··· Information provided

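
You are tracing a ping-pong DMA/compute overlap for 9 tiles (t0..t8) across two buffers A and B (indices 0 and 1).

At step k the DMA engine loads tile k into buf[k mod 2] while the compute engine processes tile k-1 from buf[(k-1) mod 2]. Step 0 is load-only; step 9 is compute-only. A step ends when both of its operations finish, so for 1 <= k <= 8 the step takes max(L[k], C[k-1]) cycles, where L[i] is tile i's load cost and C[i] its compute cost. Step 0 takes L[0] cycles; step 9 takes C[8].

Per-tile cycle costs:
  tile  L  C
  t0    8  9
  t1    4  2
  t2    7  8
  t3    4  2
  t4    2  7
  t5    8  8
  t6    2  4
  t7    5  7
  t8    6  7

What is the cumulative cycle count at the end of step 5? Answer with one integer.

end_cycle[5] = 42

k=0 load=t0/8c comp=- wait=8 total=8
k=1 load=t1/4c comp=t0/9c wait=9 total=17
k=2 load=t2/7c comp=t1/2c wait=7 total=24
k=3 load=t3/4c comp=t2/8c wait=8 total=32
k=4 load=t4/2c comp=t3/2c wait=2 total=34
k=5 load=t5/8c comp=t4/7c wait=8 total=42
k=6 load=t6/2c comp=t5/8c wait=8 total=50
k=7 load=t7/5c comp=t6/4c wait=5 total=55
k=8 load=t8/6c comp=t7/7c wait=7 total=62
k=9 load=- comp=t8/7c wait=7 total=69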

······

■ Description of the task
Output the full listing exactly as given.

■ Solution to the exercise
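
You are tracing a ping-pong DMA/compute overlap for 9 tiles (t0..t8) across two buffers A and B (indices 0 and 1).

At step k the DMA engine loads tile k into buf[k mod 2] while the compute engine processes tile k-1 from buf[(k-1) mod 2]. Step 0 is load-only; step 9 is compute-only. A step ends when both of its operations finish, so for 1 <= k <= 8 the step takes max(L[k], C[k-1]) cycles, where L[i] is tile i's load cost and C[i] its compute cost. Step 0 takes L[0] cycles; step 9 takes C[8].

Per-tile cycle costs:
  tile  L  C
  t0    8  9
  t1    4  2
  t2    7  8
  t3    4  2
  t4    2  7
  t5    8  8
  t6    2  4
  t7    5  7
  t8    6  7

What is the cumulative cycle count at the end of step 5? Answer with one integer.

end_cycle[5] = 42

k=0 load=t0/8c comp=- wait=8 total=8
k=1 load=t1/4c comp=t0/9c wait=9 total=17
k=2 load=t2/7c comp=t1/2c wait=7 total=24
k=3 load=t3/4c comp=t2/8c wait=8 total=32
k=4 load=t4/2c comp=t3/2c wait=2 total=34
k=5 load=t5/8c comp=t4/7c wait=8 total=42
k=6 load=t6/2c comp=t5/8c wait=8 total=50
k=7 load=t7/5c comp=t6/4c wait=5 total=55
k=8 load=t8/6c comp=t7/7c wait=7 total=62
k=9 load=- comp=t8/7c wait=7 total=69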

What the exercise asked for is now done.